(Records from a data source)
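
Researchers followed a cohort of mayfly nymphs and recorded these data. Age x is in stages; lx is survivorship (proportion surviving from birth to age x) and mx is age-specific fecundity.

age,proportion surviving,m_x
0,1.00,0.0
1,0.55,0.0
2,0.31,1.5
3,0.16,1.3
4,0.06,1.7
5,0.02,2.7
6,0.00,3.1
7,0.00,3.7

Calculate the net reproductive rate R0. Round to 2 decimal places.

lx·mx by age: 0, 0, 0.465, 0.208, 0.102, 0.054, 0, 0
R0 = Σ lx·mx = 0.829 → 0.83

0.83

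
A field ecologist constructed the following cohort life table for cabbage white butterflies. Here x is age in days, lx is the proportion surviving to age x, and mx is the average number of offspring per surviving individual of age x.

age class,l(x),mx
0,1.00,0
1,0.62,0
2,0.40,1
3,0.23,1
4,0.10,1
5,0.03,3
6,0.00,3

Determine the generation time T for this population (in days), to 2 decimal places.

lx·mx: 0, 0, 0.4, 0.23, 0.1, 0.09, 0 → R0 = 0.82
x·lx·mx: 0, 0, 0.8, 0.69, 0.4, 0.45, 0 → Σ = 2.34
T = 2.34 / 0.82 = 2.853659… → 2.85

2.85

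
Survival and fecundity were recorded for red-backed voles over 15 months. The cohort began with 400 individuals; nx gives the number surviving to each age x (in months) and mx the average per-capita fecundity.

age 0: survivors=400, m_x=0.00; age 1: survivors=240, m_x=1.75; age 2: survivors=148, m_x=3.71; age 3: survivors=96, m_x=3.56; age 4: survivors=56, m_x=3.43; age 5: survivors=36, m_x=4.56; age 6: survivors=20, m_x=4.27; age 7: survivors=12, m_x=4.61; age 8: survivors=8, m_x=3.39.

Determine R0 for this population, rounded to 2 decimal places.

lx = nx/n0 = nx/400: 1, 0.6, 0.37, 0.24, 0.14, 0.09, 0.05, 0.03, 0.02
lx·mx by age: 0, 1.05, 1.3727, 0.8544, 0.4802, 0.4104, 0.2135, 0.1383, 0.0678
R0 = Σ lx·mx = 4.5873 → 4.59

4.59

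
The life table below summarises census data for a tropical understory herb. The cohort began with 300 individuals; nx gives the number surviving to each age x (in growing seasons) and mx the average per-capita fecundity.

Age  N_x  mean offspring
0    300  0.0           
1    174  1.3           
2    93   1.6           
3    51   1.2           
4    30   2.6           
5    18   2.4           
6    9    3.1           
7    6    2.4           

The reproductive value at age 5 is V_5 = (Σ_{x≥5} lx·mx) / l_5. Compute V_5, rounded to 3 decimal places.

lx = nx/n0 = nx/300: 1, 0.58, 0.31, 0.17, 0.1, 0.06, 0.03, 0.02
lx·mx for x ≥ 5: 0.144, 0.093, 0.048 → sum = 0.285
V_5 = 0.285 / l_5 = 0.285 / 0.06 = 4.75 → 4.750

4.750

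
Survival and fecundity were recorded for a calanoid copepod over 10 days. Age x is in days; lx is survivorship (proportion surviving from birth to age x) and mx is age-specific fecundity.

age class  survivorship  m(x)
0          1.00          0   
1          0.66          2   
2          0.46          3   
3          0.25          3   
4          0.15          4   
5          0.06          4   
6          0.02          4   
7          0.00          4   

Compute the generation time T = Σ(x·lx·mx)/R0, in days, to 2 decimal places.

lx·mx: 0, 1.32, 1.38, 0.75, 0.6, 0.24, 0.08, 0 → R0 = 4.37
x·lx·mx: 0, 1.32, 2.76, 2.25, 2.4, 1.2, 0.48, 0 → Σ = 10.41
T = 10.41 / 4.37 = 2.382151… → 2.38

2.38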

---

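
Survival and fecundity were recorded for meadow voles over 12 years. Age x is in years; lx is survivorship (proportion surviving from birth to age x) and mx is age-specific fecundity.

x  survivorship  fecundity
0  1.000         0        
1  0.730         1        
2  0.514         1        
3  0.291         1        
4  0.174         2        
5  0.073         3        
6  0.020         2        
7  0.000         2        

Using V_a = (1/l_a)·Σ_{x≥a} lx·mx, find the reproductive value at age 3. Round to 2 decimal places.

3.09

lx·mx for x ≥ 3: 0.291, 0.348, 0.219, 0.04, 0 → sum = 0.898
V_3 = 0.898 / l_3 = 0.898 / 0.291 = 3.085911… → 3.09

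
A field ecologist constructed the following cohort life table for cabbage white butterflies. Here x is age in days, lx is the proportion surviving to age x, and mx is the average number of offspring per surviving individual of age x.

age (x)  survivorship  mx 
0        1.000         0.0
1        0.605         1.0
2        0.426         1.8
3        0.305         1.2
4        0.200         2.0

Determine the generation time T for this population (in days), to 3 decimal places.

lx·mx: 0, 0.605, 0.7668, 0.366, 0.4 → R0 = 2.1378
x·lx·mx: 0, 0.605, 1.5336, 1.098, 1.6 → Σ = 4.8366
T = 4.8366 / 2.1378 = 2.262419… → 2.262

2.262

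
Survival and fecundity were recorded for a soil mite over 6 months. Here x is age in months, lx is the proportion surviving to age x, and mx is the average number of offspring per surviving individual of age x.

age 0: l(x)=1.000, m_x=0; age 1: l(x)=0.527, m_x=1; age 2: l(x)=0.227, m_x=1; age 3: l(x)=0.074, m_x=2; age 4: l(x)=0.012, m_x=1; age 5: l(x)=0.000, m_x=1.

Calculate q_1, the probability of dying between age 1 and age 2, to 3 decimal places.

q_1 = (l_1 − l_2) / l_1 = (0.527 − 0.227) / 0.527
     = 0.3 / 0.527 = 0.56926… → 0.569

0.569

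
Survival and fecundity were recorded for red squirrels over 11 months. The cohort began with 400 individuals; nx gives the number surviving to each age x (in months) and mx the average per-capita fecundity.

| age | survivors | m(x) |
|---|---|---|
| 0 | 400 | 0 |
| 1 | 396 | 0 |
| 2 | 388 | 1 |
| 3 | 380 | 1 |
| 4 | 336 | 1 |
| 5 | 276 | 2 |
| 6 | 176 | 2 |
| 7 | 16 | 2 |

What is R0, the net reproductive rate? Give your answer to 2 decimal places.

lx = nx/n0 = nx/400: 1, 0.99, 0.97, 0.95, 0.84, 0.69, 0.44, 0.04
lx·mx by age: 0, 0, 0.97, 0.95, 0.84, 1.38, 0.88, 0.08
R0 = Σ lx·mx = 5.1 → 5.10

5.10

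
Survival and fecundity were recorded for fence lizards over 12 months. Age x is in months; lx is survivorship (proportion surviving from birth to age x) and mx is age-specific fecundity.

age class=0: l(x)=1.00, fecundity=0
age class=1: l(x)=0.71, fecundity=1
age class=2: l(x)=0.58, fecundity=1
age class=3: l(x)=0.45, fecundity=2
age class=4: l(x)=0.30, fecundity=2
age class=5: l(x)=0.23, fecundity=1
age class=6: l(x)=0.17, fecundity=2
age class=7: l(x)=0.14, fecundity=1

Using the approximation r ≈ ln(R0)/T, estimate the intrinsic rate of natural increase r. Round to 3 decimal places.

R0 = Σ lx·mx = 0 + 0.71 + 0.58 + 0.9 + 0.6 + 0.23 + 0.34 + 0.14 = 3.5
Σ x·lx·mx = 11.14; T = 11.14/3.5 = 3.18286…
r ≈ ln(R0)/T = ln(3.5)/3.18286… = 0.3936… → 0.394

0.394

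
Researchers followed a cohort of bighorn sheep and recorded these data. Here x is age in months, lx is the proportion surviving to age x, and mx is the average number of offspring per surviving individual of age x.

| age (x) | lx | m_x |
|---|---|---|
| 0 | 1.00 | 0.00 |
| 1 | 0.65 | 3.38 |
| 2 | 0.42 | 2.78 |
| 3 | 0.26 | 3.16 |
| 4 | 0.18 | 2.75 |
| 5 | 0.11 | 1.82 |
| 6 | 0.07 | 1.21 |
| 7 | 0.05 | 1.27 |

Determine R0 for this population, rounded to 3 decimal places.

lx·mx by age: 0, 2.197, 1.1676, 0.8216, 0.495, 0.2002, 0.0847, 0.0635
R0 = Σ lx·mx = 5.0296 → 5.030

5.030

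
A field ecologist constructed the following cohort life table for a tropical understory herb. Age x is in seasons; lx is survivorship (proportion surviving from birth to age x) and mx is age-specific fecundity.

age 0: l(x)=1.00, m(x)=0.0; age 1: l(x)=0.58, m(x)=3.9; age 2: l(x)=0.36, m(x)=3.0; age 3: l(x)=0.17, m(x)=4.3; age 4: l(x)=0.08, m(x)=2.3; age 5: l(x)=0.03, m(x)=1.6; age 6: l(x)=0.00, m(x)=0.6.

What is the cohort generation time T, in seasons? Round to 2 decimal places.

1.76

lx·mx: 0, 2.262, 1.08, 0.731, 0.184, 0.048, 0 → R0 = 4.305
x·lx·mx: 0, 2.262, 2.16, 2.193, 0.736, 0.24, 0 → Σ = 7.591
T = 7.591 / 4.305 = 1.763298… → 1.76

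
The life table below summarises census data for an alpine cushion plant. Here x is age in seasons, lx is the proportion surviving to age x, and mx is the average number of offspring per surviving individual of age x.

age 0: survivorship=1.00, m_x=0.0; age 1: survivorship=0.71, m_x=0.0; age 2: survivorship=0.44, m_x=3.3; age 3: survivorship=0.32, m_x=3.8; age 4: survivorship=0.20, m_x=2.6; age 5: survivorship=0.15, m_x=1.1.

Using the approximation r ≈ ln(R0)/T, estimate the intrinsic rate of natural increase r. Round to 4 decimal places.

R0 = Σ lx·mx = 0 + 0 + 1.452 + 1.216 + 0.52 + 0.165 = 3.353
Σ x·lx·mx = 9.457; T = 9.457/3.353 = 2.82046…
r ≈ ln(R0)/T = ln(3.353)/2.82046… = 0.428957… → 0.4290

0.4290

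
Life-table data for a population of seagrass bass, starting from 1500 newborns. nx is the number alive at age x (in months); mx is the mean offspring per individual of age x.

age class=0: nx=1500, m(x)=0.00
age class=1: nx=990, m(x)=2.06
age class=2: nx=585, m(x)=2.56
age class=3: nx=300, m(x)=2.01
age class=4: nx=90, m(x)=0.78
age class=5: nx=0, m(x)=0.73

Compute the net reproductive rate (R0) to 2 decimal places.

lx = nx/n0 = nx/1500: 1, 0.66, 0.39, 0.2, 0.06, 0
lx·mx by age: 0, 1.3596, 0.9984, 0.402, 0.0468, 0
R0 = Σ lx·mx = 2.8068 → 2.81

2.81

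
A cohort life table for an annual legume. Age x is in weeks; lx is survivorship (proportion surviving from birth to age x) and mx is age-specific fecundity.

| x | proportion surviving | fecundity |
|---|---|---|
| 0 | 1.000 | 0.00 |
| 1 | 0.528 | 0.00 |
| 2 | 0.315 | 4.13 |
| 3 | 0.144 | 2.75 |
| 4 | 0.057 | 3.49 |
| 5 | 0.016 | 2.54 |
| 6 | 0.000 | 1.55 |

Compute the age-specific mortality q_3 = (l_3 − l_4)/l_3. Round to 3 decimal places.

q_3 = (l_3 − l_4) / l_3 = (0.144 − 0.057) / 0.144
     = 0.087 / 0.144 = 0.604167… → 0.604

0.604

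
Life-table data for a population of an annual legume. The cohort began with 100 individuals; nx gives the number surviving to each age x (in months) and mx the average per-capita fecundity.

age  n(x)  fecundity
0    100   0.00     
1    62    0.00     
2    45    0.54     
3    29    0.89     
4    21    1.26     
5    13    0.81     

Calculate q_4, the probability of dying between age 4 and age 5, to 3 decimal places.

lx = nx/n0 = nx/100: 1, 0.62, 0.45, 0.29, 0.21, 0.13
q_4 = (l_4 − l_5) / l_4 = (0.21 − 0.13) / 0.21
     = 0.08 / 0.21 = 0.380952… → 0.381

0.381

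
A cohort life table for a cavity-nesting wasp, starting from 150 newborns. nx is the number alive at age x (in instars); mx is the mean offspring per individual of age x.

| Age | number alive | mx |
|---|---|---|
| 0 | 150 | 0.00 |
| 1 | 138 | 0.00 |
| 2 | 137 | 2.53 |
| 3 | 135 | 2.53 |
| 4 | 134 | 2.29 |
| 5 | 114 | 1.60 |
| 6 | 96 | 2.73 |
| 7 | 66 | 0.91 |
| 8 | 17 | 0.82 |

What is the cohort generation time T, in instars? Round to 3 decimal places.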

...

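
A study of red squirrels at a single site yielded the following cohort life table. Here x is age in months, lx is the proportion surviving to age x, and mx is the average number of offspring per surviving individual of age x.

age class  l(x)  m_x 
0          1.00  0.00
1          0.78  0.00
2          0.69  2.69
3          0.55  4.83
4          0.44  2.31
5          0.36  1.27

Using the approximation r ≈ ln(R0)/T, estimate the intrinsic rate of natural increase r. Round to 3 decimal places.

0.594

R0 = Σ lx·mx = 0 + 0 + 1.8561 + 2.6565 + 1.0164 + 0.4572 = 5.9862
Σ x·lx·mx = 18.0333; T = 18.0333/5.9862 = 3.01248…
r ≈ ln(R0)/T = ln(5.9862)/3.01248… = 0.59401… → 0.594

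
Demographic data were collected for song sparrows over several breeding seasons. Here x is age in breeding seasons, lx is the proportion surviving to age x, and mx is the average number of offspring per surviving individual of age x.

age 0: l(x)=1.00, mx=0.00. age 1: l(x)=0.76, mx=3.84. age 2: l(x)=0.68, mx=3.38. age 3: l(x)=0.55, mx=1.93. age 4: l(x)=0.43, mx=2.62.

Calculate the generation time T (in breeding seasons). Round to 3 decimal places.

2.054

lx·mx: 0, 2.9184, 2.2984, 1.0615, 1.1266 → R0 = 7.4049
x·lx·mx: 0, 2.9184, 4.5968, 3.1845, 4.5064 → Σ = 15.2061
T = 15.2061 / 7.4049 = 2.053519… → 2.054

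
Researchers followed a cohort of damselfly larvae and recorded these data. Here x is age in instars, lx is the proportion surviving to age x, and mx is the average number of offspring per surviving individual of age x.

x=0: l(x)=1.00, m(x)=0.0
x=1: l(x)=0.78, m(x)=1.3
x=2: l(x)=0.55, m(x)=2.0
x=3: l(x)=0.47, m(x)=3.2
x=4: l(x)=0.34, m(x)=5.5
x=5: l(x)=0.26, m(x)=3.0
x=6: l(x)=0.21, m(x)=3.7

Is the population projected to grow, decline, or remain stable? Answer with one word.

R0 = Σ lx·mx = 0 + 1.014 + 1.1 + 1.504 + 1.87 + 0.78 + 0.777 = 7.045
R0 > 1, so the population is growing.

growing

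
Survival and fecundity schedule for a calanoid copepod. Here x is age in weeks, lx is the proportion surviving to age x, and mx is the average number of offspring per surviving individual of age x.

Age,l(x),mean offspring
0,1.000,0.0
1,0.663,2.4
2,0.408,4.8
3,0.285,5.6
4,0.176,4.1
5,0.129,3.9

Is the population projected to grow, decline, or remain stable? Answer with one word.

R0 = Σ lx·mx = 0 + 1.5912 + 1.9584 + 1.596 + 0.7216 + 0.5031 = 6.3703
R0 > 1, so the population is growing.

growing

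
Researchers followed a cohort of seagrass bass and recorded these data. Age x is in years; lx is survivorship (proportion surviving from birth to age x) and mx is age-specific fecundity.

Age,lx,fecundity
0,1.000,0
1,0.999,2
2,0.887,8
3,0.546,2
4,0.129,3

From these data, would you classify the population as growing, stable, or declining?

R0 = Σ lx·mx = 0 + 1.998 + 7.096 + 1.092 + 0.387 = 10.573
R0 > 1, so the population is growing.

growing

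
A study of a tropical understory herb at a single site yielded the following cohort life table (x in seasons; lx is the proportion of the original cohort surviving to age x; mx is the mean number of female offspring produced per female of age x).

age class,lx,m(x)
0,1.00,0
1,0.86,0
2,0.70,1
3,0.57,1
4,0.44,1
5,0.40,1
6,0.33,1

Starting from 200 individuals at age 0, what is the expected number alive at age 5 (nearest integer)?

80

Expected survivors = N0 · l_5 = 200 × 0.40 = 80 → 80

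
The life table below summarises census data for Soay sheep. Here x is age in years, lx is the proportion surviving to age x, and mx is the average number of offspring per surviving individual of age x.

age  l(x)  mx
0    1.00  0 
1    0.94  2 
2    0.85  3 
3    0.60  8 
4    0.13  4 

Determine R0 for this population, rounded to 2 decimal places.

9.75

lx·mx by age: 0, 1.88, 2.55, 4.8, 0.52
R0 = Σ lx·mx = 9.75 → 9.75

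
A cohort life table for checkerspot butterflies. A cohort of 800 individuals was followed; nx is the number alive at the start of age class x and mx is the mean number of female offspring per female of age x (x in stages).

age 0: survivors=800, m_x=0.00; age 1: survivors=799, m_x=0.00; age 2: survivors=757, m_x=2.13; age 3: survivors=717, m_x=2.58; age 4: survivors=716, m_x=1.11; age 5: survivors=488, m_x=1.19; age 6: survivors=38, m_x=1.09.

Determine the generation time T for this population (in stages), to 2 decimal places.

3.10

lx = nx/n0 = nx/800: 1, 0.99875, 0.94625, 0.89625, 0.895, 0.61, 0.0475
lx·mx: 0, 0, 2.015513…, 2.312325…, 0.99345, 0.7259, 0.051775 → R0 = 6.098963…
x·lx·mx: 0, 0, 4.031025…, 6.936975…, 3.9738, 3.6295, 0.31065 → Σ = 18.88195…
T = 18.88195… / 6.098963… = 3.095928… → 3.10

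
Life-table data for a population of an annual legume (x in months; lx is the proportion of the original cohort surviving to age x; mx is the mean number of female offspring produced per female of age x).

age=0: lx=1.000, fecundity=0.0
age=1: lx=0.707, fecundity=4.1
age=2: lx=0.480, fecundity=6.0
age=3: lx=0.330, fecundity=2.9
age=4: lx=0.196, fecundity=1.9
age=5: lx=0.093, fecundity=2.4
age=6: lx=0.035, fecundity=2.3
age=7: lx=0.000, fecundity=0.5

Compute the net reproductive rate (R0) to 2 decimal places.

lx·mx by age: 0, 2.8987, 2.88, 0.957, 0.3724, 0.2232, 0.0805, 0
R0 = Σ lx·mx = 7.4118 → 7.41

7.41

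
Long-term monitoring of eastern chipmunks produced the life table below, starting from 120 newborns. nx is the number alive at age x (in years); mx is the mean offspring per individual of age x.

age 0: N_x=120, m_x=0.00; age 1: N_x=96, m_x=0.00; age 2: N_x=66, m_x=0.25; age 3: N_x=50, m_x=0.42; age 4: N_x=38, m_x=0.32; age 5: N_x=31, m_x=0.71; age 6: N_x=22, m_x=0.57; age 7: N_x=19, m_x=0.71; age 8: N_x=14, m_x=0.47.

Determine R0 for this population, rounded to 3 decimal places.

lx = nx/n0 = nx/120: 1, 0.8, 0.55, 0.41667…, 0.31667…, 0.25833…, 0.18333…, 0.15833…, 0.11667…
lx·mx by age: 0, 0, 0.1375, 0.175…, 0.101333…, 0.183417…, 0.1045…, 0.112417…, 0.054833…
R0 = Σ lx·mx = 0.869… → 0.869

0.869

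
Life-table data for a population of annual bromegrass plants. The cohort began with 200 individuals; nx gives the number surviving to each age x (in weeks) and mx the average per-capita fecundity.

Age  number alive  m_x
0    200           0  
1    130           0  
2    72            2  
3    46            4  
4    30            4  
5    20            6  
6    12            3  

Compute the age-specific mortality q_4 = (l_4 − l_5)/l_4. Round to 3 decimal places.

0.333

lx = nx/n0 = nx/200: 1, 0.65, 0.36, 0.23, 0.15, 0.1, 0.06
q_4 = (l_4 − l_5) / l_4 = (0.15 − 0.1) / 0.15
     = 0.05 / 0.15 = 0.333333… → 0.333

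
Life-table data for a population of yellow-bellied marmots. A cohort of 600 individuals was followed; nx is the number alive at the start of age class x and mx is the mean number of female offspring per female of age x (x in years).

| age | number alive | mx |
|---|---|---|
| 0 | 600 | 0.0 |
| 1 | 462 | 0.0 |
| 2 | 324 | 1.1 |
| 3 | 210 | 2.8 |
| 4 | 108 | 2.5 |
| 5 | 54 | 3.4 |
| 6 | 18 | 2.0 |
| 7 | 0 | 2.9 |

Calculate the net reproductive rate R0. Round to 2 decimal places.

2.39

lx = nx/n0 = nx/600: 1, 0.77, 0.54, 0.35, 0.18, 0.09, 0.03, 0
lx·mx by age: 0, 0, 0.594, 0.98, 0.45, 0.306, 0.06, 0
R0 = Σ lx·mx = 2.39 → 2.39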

→ TASK DETAILS: Return every line of the data above in which "weeks" appears.

→ RESPONSE BELOW:
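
A cohort life table for an annual legume. Age x is in weeks; lx is survivorship (proportion surviving from birth to age x) and mx is age-specific fecundity.
Survival and fecundity schedule for a calanoid copepod. Here x is age in weeks, lx is the proportion surviving to age x, and mx is the average number of offspring per surviving individual of age x.
Life-table data for a population of annual bromegrass plants. The cohort began with 200 individuals; nx gives the number surviving to each age x (in weeks) and mx the average per-capita fecundity.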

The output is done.